◆ **What to work on**
Across the data below, state how many lines hold "same", and reply with nothing but that number.

+++

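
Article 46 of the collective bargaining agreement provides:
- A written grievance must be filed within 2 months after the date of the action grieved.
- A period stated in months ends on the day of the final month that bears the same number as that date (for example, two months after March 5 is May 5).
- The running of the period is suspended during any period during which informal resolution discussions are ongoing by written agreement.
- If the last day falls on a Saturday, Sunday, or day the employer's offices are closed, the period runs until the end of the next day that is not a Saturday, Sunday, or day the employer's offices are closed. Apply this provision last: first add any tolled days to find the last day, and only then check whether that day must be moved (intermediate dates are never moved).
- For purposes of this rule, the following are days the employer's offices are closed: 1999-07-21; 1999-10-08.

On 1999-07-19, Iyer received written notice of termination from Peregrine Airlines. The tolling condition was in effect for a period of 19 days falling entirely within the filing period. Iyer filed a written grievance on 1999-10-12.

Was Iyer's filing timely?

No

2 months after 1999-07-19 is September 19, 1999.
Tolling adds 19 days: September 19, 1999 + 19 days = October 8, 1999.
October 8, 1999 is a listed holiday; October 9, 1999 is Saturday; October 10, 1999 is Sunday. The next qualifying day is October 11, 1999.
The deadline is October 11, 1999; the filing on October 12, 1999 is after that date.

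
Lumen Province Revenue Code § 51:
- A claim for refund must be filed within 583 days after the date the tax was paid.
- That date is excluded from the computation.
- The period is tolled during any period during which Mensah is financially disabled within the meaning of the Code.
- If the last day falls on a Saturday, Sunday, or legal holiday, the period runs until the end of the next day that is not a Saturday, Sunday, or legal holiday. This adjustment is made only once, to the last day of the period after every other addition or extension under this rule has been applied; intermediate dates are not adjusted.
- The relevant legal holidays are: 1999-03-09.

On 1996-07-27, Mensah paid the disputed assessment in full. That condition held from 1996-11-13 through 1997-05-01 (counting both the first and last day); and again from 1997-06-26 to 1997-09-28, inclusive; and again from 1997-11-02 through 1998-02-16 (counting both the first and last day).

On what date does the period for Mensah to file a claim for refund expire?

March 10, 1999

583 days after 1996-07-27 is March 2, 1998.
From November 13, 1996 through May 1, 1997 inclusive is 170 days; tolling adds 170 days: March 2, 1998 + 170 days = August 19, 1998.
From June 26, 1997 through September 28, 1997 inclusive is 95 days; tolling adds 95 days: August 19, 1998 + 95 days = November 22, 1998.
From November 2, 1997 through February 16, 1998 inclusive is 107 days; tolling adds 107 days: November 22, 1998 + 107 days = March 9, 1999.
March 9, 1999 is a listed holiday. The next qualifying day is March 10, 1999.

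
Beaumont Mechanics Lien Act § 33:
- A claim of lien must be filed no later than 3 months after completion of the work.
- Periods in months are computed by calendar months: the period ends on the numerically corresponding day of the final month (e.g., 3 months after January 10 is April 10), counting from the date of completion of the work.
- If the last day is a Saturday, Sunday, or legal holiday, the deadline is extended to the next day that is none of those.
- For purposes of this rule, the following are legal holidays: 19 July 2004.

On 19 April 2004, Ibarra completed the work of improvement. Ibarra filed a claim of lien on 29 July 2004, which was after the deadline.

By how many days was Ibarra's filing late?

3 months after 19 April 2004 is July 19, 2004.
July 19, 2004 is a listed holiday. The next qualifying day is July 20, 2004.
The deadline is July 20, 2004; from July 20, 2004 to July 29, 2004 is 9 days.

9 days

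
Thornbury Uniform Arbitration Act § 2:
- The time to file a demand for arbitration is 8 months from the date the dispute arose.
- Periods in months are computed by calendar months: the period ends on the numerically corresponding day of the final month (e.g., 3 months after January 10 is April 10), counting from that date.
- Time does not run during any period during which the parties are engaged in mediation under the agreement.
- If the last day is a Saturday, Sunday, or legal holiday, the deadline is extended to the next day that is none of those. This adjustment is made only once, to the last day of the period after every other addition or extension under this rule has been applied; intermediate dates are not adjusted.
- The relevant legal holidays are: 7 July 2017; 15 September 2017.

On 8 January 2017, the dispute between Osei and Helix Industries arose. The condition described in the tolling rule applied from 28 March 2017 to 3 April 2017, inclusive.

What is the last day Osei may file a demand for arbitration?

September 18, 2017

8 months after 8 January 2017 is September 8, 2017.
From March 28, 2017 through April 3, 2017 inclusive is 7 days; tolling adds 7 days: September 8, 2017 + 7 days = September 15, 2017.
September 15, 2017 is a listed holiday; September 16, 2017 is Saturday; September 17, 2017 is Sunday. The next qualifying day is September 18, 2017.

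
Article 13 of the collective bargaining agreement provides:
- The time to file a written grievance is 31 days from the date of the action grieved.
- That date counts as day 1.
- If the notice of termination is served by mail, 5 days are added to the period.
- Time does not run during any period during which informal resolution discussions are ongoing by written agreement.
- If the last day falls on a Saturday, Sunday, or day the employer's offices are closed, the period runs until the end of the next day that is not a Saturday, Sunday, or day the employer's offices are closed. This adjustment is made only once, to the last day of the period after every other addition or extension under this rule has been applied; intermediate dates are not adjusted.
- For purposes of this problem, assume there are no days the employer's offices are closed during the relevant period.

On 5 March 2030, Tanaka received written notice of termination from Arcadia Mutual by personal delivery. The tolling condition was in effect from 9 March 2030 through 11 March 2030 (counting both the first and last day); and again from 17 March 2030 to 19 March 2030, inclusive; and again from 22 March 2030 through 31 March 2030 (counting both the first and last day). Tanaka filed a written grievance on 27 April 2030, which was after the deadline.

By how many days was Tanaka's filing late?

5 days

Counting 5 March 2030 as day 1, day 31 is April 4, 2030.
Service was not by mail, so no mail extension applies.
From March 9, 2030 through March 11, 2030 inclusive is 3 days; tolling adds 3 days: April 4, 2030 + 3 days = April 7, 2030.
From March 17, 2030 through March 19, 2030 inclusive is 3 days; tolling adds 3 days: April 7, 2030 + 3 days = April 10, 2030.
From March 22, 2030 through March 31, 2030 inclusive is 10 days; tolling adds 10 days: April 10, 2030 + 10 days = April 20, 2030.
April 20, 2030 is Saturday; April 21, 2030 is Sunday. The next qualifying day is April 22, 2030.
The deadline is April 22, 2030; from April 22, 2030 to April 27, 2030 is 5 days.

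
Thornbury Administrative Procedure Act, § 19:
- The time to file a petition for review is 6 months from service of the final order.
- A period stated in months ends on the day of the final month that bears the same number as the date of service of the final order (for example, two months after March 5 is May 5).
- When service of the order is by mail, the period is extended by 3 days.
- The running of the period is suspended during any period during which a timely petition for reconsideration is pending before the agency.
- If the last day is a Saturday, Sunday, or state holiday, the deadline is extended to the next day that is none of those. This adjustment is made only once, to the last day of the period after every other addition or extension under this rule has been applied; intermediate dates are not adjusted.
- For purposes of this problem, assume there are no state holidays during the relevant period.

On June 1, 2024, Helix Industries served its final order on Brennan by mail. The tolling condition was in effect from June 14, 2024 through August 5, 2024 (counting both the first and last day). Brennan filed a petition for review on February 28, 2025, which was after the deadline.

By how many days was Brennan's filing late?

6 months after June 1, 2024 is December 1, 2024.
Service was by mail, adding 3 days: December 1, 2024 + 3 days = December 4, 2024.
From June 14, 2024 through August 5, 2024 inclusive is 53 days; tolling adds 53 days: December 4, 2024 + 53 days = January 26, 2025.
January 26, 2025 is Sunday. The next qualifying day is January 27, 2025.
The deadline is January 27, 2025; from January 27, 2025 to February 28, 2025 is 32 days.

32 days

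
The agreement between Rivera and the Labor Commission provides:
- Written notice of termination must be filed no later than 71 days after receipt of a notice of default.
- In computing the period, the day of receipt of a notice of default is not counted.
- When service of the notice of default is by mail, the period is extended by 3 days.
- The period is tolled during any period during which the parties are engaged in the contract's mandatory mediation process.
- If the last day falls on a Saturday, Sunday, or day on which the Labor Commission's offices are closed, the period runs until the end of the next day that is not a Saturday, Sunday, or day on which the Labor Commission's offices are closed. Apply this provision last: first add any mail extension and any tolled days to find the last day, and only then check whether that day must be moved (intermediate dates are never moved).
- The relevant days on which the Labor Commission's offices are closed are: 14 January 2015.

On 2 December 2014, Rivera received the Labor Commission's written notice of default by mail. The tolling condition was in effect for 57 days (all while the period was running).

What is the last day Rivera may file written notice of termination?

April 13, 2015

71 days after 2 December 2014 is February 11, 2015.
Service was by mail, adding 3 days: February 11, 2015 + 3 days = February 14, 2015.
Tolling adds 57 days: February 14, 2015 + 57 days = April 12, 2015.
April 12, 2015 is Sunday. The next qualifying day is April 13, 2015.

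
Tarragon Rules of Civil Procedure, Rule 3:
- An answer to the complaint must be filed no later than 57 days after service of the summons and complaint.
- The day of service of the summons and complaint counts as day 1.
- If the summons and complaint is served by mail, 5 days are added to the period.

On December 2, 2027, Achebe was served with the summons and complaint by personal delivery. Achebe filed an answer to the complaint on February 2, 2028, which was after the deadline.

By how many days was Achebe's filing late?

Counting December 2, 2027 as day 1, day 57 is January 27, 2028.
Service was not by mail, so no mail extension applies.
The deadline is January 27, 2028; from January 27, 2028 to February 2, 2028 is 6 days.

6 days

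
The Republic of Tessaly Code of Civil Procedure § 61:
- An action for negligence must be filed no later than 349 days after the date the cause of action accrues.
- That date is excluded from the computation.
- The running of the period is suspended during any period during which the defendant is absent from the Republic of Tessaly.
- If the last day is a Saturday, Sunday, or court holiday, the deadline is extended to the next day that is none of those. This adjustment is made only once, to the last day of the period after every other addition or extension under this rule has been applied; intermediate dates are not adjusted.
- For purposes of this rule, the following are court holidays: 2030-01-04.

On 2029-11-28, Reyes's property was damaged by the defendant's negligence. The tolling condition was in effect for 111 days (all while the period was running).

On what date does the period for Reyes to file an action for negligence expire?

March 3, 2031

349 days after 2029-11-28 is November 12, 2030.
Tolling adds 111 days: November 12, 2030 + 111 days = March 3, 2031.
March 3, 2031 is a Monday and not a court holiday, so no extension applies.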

+++

◆ **Answer space**
2